*BRIEF*. Nothing in the listing may be skipped; repeat it all exactly.
(EXTRACTED MATERIAL Opens)
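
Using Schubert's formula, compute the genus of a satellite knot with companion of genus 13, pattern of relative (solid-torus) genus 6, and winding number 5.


Schubert: g(satellite) = g_rel(pattern) + |winding| * g(companion),
where g_rel(pattern) is the genus of the pattern relative to the solid torus.
= 6 + 5 * 13
= 6 + 65 = 71

71


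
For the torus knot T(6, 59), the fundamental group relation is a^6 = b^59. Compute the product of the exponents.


The relation is a^6 = b^59.
Product of exponents = 6 * 59
= 354

354


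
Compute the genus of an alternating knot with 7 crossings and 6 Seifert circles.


For alternating knots, g = (c - s + 1)/2.
= (7 - 6 + 1)/2
= 2/2 = 1

1


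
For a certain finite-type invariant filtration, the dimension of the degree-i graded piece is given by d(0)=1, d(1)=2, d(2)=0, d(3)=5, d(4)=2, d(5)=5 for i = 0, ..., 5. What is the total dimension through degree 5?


Total dimension = d(0) + d(1) + ... + d(5)
= 1 + 2 + 0 + 5 + 2 + 5
= 15

15


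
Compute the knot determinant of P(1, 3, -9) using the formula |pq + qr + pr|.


Step 1: Compute pq + qr + pr.
pq = 1*3 = 3
qr = 3*(-9) = -27
pr = 1*(-9) = -9
pq + qr + pr = 3 + (-27) + (-9) = -33
Step 2: Take absolute value.
det(P(1,3,-9)) = |-33| = 33

33


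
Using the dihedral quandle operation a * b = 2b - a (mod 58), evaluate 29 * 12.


29 * 12 = 2*12 - 29 mod 58
= 24 - 29 mod 58
= -5 mod 58 = 53

53


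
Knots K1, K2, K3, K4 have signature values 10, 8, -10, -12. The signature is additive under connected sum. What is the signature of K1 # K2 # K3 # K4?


The signature is additive under connected sum.
signature(K1 # K2 # K3 # K4) = (10) + (8) + (-10) + (-12)
= -4

-4


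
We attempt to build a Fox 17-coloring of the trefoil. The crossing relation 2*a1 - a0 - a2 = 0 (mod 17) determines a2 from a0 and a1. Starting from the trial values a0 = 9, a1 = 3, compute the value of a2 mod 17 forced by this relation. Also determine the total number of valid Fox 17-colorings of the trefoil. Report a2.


Step 1: Apply the given crossing relation 2*a1 - a0 - a2 = 0 (mod 17).
  a2 = 2*a1 - a0 mod 17
  a2 = 2*3 - 9 mod 17
  a2 = 6 - 9 mod 17
  a2 = -3 mod 17 = 14
Step 2: The trefoil has determinant 3.
  Number of Fox p-colorings (p prime) is p^2 if p = 3, else p.
  Since 17 does not divide 3, only trivial (constant) colorings exist.
  (So the trial a0 = 9, a1 = 3 with a0 != a1 does NOT extend to a valid coloring of the whole trefoil: the other two crossing relations require 3*(a1 - a0) = 0 (mod 17), which fails.)
  Total colorings = 17
Step 3: a2 = 14, total Fox 17-colorings = 17

14


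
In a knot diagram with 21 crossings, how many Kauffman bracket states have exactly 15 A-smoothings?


We choose which 15 of 21 crossings get A-smoothings.
C(21, 15) = 21! / (15! * 6!)
= 54264

54264


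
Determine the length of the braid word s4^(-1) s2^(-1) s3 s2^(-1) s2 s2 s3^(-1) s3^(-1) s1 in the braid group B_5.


The word length counts the number of generators (including inverses).
Listing each generator: s4^(-1), s2^(-1), s3, s2^(-1), s2, s2, s3^(-1), s3^(-1), s1
There are 9 generators in this braid word.

9


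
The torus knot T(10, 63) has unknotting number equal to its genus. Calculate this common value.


For a torus knot T(p,q), both the unknotting number and genus equal (p-1)(q-1)/2.
= (10-1)(63-1)/2
= 9*62/2
= 558/2 = 279

279


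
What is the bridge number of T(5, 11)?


The bridge number of T(p,q) is min(p,q).
min(5, 11) = 5

5


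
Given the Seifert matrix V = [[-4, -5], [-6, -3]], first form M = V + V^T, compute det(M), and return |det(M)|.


Step 1: Form V + V^T where V = [[-4, -5], [-6, -3]]
  V^T = [[-4, -6], [-5, -3]]
  V + V^T = [[-8, -11], [-11, -6]]
Step 2: det(V + V^T) = (-8)*(-6) - (-11)*(-11)
  = 48 - 121 = -73
Step 3: Knot determinant = |det(V + V^T)| = |-73| = 73

73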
(EXTRACTED MATERIAL Closes)
*ANSWER SECTION*.
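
Using Schubert's formula, compute the genus of a satellite knot with companion of genus 13, pattern of relative (solid-torus) genus 6, and winding number 5.


Schubert: g(satellite) = g_rel(pattern) + |winding| * g(companion),
where g_rel(pattern) is the genus of the pattern relative to the solid torus.
= 6 + 5 * 13
= 6 + 65 = 71

71


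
For the torus knot T(6, 59), the fundamental group relation is a^6 = b^59. Compute the product of the exponents.


The relation is a^6 = b^59.
Product of exponents = 6 * 59
= 354

354


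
Compute the genus of an alternating knot with 7 crossings and 6 Seifert circles.


For alternating knots, g = (c - s + 1)/2.
= (7 - 6 + 1)/2
= 2/2 = 1

1


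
For a certain finite-type invariant filtration, the dimension of the degree-i graded piece is given by d(0)=1, d(1)=2, d(2)=0, d(3)=5, d(4)=2, d(5)=5 for i = 0, ..., 5. What is the total dimension through degree 5?


Total dimension = d(0) + d(1) + ... + d(5)
= 1 + 2 + 0 + 5 + 2 + 5
= 15

15


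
Compute the knot determinant of P(1, 3, -9) using the formula |pq + qr + pr|.


Step 1: Compute pq + qr + pr.
pq = 1*3 = 3
qr = 3*(-9) = -27
pr = 1*(-9) = -9
pq + qr + pr = 3 + (-27) + (-9) = -33
Step 2: Take absolute value.
det(P(1,3,-9)) = |-33| = 33

33


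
Using the dihedral quandle operation a * b = 2b - a (mod 58), evaluate 29 * 12.


29 * 12 = 2*12 - 29 mod 58
= 24 - 29 mod 58
= -5 mod 58 = 53

53


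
Knots K1, K2, K3, K4 have signature values 10, 8, -10, -12. The signature is additive under connected sum. What is the signature of K1 # K2 # K3 # K4?


The signature is additive under connected sum.
signature(K1 # K2 # K3 # K4) = (10) + (8) + (-10) + (-12)
= -4

-4


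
We attempt to build a Fox 17-coloring of the trefoil. The crossing relation 2*a1 - a0 - a2 = 0 (mod 17) determines a2 from a0 and a1. Starting from the trial values a0 = 9, a1 = 3, compute the value of a2 mod 17 forced by this relation. Also determine the total number of valid Fox 17-colorings of the trefoil. Report a2.


Step 1: Apply the given crossing relation 2*a1 - a0 - a2 = 0 (mod 17).
  a2 = 2*a1 - a0 mod 17
  a2 = 2*3 - 9 mod 17
  a2 = 6 - 9 mod 17
  a2 = -3 mod 17 = 14
Step 2: The trefoil has determinant 3.
  Number of Fox p-colorings (p prime) is p^2 if p = 3, else p.
  Since 17 does not divide 3, only trivial (constant) colorings exist.
  (So the trial a0 = 9, a1 = 3 with a0 != a1 does NOT extend to a valid coloring of the whole trefoil: the other two crossing relations require 3*(a1 - a0) = 0 (mod 17), which fails.)
  Total colorings = 17
Step 3: a2 = 14, total Fox 17-colorings = 17

14


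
In a knot diagram with 21 crossings, how many Kauffman bracket states have exactly 15 A-smoothings?


We choose which 15 of 21 crossings get A-smoothings.
C(21, 15) = 21! / (15! * 6!)
= 54264

54264


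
Determine the length of the braid word s4^(-1) s2^(-1) s3 s2^(-1) s2 s2 s3^(-1) s3^(-1) s1 in the braid group B_5.


The word length counts the number of generators (including inverses).
Listing each generator: s4^(-1), s2^(-1), s3, s2^(-1), s2, s2, s3^(-1), s3^(-1), s1
There are 9 generators in this braid word.

9


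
The torus knot T(10, 63) has unknotting number equal to its genus. Calculate this common value.


For a torus knot T(p,q), both the unknotting number and genus equal (p-1)(q-1)/2.
= (10-1)(63-1)/2
= 9*62/2
= 558/2 = 279

279


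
What is the bridge number of T(5, 11)?


The bridge number of T(p,q) is min(p,q).
min(5, 11) = 5

5


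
Given the Seifert matrix V = [[-4, -5], [-6, -3]], first form M = V + V^T, compute det(M), and return |det(M)|.


Step 1: Form V + V^T where V = [[-4, -5], [-6, -3]]
  V^T = [[-4, -6], [-5, -3]]
  V + V^T = [[-8, -11], [-11, -6]]
Step 2: det(V + V^T) = (-8)*(-6) - (-11)*(-11)
  = 48 - 121 = -73
Step 3: Knot determinant = |det(V + V^T)| = |-73| = 73

73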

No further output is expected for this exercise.